─── Data shown

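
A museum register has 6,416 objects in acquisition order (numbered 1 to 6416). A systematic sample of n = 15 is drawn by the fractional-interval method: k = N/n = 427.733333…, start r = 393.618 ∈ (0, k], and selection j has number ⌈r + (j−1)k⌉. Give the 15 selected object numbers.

j=1: r + 0k = 393.618 → ⌈·⌉ = 394
j=2: r + 1k = 821.351333… → ⌈·⌉ = 822
j=3: r + 2k = 1249.084666… → ⌈·⌉ = 1250
j=4: r + 3k = 1676.818 → ⌈·⌉ = 1677
j=5: r + 4k = 2104.551333… → ⌈·⌉ = 2105
j=6: r + 5k = 2532.284666… → ⌈·⌉ = 2533
j=7: r + 6k = 2960.018 → ⌈·⌉ = 2961
j=8: r + 7k = 3387.751333… → ⌈·⌉ = 3388
j=9: r + 8k = 3815.484666… → ⌈·⌉ = 3816
j=10: r + 9k = 4243.218 → ⌈·⌉ = 4244
j=11: r + 10k = 4670.951333… → ⌈·⌉ = 4671
j=12: r + 11k = 5098.684666… → ⌈·⌉ = 5099
j=13: r + 12k = 5526.418 → ⌈·⌉ = 5527
j=14: r + 13k = 5954.151333… → ⌈·⌉ = 5955
j=15: r + 14k = 6381.884666… → ⌈·⌉ = 6382

394, 822, 1250, 1677, 2105, 2533, 2961, 3388, 3816, 4244, 4671, 5099, 5527, 5955, 6382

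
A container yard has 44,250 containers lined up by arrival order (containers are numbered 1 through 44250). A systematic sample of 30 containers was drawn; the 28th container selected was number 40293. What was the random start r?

k = 44250/30 = 1475
r = 40293 − (28−1)×1475 = 40293 − 39825 = 468

468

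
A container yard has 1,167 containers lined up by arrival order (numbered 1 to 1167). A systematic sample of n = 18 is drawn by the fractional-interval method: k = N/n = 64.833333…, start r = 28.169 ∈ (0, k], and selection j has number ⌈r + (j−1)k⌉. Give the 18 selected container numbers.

29, 94, 158, 223, 288, 353, 418, 483, 547, 612, 677, 742, 807, 872, 936, 1001, 1066, 1131

j=1: r + 0k = 28.169 → ⌈·⌉ = 29
j=2: r + 1k = 93.002333… → ⌈·⌉ = 94
j=3: r + 2k = 157.835666… → ⌈·⌉ = 158
j=4: r + 3k = 222.669 → ⌈·⌉ = 223
j=5: r + 4k = 287.502333… → ⌈·⌉ = 288
j=6: r + 5k = 352.335666… → ⌈·⌉ = 353
j=7: r + 6k = 417.169 → ⌈·⌉ = 418
j=8: r + 7k = 482.002333… → ⌈·⌉ = 483
j=9: r + 8k = 546.835666… → ⌈·⌉ = 547
j=10: r + 9k = 611.669 → ⌈·⌉ = 612
j=11: r + 10k = 676.502333… → ⌈·⌉ = 677
j=12: r + 11k = 741.335666… → ⌈·⌉ = 742
j=13: r + 12k = 806.169 → ⌈·⌉ = 807
j=14: r + 13k = 871.002333… → ⌈·⌉ = 872
j=15: r + 14k = 935.835666… → ⌈·⌉ = 936
j=16: r + 15k = 1000.669 → ⌈·⌉ = 1001
j=17: r + 16k = 1065.502333… → ⌈·⌉ = 1066
j=18: r + 17k = 1130.335666… → ⌈·⌉ = 1131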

──────

## Work request
Only the lines from the one holding "A container yard has 1,167" to the end of the entries above belong in the answer, each copied exactly.

## Response to this exercise
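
A container yard has 1,167 containers lined up by arrival order (numbered 1 to 1167). A systematic sample of n = 18 is drawn by the fractional-interval method: k = N/n = 64.833333…, start r = 28.169 ∈ (0, k], and selection j has number ⌈r + (j−1)k⌉. Give the 18 selected container numbers.

29, 94, 158, 223, 288, 353, 418, 483, 547, 612, 677, 742, 807, 872, 936, 1001, 1066, 1131

j=1: r + 0k = 28.169 → ⌈·⌉ = 29
j=2: r + 1k = 93.002333… → ⌈·⌉ = 94
j=3: r + 2k = 157.835666… → ⌈·⌉ = 158
j=4: r + 3k = 222.669 → ⌈·⌉ = 223
j=5: r + 4k = 287.502333… → ⌈·⌉ = 288
j=6: r + 5k = 352.335666… → ⌈·⌉ = 353
j=7: r + 6k = 417.169 → ⌈·⌉ = 418
j=8: r + 7k = 482.002333… → ⌈·⌉ = 483
j=9: r + 8k = 546.835666… → ⌈·⌉ = 547
j=10: r + 9k = 611.669 → ⌈·⌉ = 612
j=11: r + 10k = 676.502333… → ⌈·⌉ = 677
j=12: r + 11k = 741.335666… → ⌈·⌉ = 742
j=13: r + 12k = 806.169 → ⌈·⌉ = 807
j=14: r + 13k = 871.002333… → ⌈·⌉ = 872
j=15: r + 14k = 935.835666… → ⌈·⌉ = 936
j=16: r + 15k = 1000.669 → ⌈·⌉ = 1001
j=17: r + 16k = 1065.502333… → ⌈·⌉ = 1066
j=18: r + 17k = 1130.335666… → ⌈·⌉ = 1131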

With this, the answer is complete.